Where the word "rows" occurs in a line of the listing, please copy the line.
****************************************
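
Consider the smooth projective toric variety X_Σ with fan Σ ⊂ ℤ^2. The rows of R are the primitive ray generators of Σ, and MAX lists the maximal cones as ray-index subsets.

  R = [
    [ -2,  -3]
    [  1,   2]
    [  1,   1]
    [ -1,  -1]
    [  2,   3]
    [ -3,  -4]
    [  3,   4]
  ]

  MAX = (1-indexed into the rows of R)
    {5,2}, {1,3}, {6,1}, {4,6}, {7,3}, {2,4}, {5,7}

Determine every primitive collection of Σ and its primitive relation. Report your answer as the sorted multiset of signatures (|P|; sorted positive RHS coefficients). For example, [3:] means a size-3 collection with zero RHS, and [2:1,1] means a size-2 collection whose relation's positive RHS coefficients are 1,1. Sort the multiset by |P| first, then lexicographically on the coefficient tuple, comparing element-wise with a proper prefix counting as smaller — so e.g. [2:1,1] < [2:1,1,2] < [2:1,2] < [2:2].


14 collections generate NE(X_Σ); each relation:

  P = {1,5}:  v_{1} + v_{5} = 0  ⟹  sig = [2:]
  P = {3,4}:  v_{3} + v_{4} = 0  ⟹  sig = [2:]
  P = {6,7}:  v_{6} + v_{7} = 0  ⟹  sig = [2:]
  P = {1,2}:  v_{1} + v_{2} = v_{4}  ⟹  sig = [2:1]
  P = {1,4}:  v_{1} + v_{4} = v_{6}  ⟹  sig = [2:1]
  P = {1,7}:  v_{1} + v_{7} = v_{3}  ⟹  sig = [2:1]
  P = {2,3}:  v_{2} + v_{3} = v_{5}  ⟹  sig = [2:1]
  P = {3,5}:  v_{3} + v_{5} = v_{7}  ⟹  sig = [2:1]
  P = {3,6}:  v_{3} + v_{6} = v_{1}  ⟹  sig = [2:1]
  P = {4,5}:  v_{4} + v_{5} = v_{2}  ⟹  sig = [2:1]
  P = {4,7}:  v_{4} + v_{7} = v_{5}  ⟹  sig = [2:1]
  P = {5,6}:  v_{5} + v_{6} = v_{4}  ⟹  sig = [2:1]
  P = {2,6}:  v_{2} + v_{6} = 2·v_{4}  ⟹  sig = [2:2]
  P = {2,7}:  v_{2} + v_{7} = 2·v_{5}  ⟹  sig = [2:2]

so the primitive-relation signature multiset is
[[2:], [2:], [2:], [2:1], [2:1], [2:1], [2:1], [2:1], [2:1], [2:1], [2:1], [2:1], [2:2], [2:2]]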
****************************************
» **Response**:
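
Consider the smooth projective toric variety X_Σ with fan Σ ⊂ ℤ^2. The rows of R are the primitive ray generators of Σ, and MAX lists the maximal cones as ray-index subsets.
  MAX = (1-indexed into the rows of R)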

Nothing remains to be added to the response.